Instructions for the task: Count the lines below that contain the word "matchIndex", and give only that number.

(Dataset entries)

[Start of section]

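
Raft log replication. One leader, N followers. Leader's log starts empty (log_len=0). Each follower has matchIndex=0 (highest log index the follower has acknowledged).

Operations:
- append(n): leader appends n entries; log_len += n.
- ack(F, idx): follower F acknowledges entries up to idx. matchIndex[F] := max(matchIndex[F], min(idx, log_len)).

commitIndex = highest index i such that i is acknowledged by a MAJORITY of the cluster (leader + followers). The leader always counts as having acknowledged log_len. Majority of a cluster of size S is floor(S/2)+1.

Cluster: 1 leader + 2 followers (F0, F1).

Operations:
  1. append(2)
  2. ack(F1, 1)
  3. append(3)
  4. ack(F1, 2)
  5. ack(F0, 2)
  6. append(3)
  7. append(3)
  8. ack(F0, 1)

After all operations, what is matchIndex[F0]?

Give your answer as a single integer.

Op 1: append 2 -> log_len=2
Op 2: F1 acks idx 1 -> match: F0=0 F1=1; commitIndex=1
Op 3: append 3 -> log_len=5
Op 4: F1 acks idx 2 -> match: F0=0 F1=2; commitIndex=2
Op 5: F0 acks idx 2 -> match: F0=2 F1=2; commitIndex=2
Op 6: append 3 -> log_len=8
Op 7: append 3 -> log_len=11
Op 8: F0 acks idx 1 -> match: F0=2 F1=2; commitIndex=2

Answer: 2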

[End of section]

Result: 3